• _WHAT IS EXPECTED_
For the entries below, the expected answer is the line with "Structural mass = 7793", the line with "Isp = 346 s.", and every line between them, exactly as written, and nothing more.

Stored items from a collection
========

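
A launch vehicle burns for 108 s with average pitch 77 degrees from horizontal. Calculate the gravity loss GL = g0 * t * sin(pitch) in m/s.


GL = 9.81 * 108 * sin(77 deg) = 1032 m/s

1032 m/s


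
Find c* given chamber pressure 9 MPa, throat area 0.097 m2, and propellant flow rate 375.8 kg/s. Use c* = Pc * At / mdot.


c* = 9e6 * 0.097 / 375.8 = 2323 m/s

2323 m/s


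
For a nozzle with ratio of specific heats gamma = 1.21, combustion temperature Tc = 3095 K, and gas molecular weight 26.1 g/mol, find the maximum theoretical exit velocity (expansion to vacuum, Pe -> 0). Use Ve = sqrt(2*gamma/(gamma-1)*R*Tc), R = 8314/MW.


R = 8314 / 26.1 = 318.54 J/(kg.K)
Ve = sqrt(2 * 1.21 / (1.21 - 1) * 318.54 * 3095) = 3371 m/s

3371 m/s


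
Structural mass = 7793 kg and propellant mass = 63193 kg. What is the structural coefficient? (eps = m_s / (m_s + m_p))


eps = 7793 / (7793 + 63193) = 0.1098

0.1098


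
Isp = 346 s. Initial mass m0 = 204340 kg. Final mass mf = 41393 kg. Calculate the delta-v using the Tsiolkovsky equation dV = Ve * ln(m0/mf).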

========

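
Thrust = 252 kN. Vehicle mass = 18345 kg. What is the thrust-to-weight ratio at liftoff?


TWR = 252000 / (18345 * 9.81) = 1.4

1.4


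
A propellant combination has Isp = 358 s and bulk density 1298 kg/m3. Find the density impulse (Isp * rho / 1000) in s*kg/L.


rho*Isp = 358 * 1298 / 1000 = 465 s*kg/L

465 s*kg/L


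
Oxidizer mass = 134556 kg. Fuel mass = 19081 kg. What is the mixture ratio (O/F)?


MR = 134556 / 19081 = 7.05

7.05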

========

• _ANSWER FOR THE TASK_
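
Structural mass = 7793 kg and propellant mass = 63193 kg. What is the structural coefficient? (eps = m_s / (m_s + m_p))


eps = 7793 / (7793 + 63193) = 0.1098

0.1098


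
Isp = 346 s. Initial mass m0 = 204340 kg. Final mass mf = 41393 kg. Calculate the delta-v using the Tsiolkovsky equation dV = Ve * ln(m0/mf).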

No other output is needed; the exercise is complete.